## What the task asks
Set down exactly the first line of the entries and every line after it, through the line with "The message carries".

## Collected data entries
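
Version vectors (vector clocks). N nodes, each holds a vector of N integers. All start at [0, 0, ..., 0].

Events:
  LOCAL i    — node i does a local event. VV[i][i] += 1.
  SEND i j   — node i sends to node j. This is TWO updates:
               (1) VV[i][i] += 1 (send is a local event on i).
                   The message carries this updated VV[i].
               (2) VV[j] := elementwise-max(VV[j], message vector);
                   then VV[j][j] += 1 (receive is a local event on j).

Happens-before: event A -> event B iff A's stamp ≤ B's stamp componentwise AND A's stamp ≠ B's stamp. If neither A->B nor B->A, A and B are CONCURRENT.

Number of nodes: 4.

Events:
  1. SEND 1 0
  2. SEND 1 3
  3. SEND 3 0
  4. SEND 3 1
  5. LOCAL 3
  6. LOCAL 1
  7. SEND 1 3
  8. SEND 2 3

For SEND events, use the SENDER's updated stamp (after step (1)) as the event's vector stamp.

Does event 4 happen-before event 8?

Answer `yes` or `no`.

Initial: VV[0]=[0, 0, 0, 0]
Initial: VV[1]=[0, 0, 0, 0]
Initial: VV[2]=[0, 0, 0, 0]
Initial: VV[3]=[0, 0, 0, 0]
Event 1: SEND 1->0: VV[1][1]++ -> VV[1]=[0, 1, 0, 0], msg_vec=[0, 1, 0, 0]; VV[0]=max(VV[0],msg_vec) then VV[0][0]++ -> VV[0]=[1, 1, 0, 0]
Event 2: SEND 1->3: VV[1][1]++ -> VV[1]=[0, 2, 0, 0], msg_vec=[0, 2, 0, 0]; VV[3]=max(VV[3],msg_vec) then VV[3][3]++ -> VV[3]=[0, 2, 0, 1]
Event 3: SEND 3->0: VV[3][3]++ -> VV[3]=[0, 2, 0, 2], msg_vec=[0, 2, 0, 2]; VV[0]=max(VV[0],msg_vec) then VV[0][0]++ -> VV[0]=[2, 2, 0, 2]
Event 4: SEND 3->1: VV[3][3]++ -> VV[3]=[0, 2, 0, 3], msg_vec=[0, 2, 0, 3]; VV[1]=max(VV[1],msg_vec) then VV[1][1]++ -> VV[1]=[0, 3, 0, 3]
Event 5: LOCAL 3: VV[3][3]++ -> VV[3]=[0, 2, 0, 4]
Event 6: LOCAL 1: VV[1][1]++ -> VV[1]=[0, 4, 0, 3]
Event 7: SEND 1->3: VV[1][1]++ -> VV[1]=[0, 5, 0, 3], msg_vec=[0, 5, 0, 3]; VV[3]=max(VV[3],msg_vec) then VV[3][3]++ -> VV[3]=[0, 5, 0, 5]
Event 8: SEND 2->3: VV[2][2]++ -> VV[2]=[0, 0, 1, 0], msg_vec=[0, 0, 1, 0]; VV[3]=max(VV[3],msg_vec) then VV[3][3]++ -> VV[3]=[0, 5, 1, 6]
Event 4 stamp: [0, 2, 0, 3]
Event 8 stamp: [0, 0, 1, 0]
[0, 2, 0, 3] <= [0, 0, 1, 0]? False. Equal? False. Happens-before: False

Answer: no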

## Answer box
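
Version vectors (vector clocks). N nodes, each holds a vector of N integers. All start at [0, 0, ..., 0].

Events:
  LOCAL i    — node i does a local event. VV[i][i] += 1.
  SEND i j   — node i sends to node j. This is TWO updates:
               (1) VV[i][i] += 1 (send is a local event on i).
                   The message carries this updated VV[i].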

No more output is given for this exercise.